_Stored data entries_
•••

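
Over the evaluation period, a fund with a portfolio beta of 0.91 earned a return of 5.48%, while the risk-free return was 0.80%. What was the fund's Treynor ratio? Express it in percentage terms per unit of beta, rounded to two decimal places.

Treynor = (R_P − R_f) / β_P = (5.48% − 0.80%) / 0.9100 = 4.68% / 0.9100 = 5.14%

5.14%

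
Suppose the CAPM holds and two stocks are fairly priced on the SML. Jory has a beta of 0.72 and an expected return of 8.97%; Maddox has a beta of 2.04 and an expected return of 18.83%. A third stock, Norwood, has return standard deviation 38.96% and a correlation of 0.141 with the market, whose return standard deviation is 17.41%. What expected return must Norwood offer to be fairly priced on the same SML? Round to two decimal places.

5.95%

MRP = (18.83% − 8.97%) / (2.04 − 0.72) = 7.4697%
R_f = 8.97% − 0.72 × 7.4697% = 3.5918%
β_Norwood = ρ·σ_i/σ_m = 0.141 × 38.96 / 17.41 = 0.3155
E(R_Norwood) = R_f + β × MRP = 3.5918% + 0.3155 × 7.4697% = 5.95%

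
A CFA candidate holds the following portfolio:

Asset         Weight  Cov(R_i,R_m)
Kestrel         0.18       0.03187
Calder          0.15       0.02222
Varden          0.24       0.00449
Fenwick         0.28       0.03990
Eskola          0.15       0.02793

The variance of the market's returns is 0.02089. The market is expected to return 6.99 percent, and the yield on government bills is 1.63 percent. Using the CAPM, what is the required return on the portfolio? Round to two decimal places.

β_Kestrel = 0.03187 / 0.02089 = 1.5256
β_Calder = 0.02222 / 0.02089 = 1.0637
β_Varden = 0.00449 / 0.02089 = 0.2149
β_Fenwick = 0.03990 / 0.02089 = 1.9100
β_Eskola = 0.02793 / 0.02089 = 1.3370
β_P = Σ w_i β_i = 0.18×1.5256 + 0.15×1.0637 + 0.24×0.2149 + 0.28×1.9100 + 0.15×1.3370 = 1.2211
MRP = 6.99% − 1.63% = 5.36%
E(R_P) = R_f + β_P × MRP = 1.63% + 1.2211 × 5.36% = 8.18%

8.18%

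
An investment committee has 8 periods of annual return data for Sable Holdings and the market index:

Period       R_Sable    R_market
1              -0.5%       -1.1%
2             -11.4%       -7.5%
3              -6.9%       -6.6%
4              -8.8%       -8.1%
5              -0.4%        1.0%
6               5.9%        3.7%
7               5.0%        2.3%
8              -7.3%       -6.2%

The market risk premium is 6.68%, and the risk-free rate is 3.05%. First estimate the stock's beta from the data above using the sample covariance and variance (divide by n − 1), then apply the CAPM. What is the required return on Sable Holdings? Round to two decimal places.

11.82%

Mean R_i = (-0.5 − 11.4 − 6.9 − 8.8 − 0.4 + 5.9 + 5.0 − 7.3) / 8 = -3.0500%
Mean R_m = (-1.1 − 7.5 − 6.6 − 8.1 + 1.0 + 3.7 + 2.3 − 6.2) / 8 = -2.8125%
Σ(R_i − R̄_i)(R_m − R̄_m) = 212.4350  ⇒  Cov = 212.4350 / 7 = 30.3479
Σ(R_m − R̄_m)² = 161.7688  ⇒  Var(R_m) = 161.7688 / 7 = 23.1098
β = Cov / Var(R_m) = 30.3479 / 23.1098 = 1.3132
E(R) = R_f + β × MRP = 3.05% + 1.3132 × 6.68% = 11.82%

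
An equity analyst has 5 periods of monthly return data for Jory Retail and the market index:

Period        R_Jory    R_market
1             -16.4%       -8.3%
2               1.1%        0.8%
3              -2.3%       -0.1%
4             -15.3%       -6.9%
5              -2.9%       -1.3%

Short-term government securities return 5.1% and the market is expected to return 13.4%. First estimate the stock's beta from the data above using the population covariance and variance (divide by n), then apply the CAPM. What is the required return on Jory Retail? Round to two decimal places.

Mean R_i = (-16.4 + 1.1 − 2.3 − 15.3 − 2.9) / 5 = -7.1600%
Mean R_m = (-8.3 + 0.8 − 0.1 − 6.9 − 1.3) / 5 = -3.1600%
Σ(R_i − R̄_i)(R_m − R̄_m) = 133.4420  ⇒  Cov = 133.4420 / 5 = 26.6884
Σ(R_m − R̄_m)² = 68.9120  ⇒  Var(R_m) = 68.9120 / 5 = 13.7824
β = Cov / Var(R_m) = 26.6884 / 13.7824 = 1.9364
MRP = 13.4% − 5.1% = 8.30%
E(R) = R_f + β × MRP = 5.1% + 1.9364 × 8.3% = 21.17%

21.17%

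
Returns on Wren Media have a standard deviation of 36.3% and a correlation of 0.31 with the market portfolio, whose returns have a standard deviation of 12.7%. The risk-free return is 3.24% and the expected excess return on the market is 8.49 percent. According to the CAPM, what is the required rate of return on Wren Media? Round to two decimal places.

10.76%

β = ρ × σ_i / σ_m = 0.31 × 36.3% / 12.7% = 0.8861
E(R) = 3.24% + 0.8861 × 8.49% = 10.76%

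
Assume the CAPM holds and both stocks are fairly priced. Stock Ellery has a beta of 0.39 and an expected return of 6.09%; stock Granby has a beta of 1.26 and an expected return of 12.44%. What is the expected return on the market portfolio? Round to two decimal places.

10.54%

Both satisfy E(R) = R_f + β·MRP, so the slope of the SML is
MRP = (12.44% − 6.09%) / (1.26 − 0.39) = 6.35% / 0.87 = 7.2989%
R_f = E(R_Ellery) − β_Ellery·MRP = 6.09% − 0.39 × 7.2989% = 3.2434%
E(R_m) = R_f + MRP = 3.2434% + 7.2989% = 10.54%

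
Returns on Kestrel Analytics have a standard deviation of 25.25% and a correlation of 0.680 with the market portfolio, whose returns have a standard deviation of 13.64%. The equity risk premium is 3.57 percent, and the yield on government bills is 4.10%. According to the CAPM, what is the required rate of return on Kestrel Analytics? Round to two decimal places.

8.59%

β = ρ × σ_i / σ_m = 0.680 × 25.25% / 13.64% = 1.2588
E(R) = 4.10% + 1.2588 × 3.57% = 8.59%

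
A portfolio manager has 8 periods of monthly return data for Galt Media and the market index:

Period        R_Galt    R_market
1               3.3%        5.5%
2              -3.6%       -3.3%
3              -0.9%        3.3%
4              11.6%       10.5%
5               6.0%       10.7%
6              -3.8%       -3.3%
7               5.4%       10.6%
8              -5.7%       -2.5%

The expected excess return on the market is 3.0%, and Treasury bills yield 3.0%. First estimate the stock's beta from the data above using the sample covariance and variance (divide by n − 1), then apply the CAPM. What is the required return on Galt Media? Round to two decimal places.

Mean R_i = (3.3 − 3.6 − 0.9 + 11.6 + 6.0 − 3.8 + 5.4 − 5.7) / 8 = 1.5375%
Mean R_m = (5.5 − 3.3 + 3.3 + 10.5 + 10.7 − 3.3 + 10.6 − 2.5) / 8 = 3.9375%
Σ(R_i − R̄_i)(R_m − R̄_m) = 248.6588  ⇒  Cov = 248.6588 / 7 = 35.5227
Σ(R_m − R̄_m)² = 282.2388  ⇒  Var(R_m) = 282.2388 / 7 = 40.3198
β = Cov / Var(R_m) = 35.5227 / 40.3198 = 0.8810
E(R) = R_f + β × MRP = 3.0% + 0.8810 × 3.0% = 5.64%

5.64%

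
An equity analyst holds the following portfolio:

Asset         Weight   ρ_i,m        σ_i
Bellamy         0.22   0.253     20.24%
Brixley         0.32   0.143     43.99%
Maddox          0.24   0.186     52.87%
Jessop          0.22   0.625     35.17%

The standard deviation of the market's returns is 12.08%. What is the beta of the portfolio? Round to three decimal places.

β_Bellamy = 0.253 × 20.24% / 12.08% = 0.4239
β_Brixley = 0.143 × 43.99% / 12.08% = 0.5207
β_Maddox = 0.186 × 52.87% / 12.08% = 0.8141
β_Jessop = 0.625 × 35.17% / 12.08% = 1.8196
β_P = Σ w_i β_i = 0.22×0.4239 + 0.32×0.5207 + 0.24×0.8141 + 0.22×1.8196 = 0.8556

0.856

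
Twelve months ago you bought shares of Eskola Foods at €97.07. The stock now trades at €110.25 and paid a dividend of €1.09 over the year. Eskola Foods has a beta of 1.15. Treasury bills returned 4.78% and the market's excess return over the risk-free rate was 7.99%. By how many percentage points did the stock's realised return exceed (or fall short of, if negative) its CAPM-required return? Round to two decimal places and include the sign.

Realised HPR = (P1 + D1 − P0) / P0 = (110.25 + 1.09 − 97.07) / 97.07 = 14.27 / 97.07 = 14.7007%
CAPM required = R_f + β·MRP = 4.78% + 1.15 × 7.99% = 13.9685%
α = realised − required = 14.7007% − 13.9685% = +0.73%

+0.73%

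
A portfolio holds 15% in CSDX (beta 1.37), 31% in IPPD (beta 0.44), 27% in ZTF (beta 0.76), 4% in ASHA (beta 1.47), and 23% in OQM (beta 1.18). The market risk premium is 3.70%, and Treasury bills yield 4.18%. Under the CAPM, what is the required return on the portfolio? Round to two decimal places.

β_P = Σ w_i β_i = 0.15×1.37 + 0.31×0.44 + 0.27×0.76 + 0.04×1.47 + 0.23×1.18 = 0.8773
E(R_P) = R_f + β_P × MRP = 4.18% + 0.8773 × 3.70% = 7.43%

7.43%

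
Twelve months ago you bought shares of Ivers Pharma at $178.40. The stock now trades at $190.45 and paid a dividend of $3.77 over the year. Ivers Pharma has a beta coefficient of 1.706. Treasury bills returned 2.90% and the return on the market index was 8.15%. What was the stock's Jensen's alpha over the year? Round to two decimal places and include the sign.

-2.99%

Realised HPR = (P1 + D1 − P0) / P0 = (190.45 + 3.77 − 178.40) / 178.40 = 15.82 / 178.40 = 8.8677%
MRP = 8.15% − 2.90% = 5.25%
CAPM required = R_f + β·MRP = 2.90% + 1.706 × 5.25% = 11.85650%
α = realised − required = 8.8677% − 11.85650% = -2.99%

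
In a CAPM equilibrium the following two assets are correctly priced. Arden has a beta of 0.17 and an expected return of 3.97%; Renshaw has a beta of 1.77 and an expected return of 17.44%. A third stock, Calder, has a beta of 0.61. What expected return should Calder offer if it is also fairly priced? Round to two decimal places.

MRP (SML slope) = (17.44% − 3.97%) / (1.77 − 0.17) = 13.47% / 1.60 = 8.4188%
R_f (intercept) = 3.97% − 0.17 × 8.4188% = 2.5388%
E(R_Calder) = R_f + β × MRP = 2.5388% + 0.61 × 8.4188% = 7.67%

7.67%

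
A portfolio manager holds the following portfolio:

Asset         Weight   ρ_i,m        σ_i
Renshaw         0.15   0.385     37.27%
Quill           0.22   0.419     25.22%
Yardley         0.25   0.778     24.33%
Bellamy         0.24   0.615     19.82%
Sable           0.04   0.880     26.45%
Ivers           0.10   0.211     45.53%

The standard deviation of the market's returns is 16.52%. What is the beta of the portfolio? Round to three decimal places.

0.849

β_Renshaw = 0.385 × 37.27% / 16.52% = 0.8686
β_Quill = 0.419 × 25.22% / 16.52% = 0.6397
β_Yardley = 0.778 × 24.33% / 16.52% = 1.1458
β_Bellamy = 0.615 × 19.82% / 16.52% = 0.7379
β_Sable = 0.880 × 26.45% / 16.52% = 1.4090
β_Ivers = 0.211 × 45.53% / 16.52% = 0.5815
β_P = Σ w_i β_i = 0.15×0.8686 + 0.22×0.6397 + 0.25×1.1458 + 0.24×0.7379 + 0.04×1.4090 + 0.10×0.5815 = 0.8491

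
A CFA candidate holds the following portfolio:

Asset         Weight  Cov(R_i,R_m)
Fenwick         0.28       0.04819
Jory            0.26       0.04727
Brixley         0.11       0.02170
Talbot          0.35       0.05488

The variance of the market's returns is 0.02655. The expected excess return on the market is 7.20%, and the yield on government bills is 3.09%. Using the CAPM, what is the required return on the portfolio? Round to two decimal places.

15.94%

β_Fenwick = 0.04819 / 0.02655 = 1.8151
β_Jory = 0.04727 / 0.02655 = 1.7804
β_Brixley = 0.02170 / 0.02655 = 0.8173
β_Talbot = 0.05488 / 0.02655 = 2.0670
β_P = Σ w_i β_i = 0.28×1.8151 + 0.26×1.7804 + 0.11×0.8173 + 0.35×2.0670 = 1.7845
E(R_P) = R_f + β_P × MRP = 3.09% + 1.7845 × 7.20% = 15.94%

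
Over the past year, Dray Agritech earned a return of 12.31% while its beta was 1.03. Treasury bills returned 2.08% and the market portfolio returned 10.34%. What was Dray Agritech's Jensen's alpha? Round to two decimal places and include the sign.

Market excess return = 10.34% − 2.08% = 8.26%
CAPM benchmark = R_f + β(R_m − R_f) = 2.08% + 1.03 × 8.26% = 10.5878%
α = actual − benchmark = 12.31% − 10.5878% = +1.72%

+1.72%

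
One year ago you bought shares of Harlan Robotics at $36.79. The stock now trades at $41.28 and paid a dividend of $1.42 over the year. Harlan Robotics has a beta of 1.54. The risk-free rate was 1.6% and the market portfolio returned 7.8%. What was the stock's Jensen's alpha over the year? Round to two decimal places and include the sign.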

•••

Go through the records above and copy every line holding the word "monthly".

_Response to the exercise_
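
An equity analyst has 5 periods of monthly return data for Jory Retail and the market index:
A portfolio manager has 8 periods of monthly return data for Galt Media and the market index: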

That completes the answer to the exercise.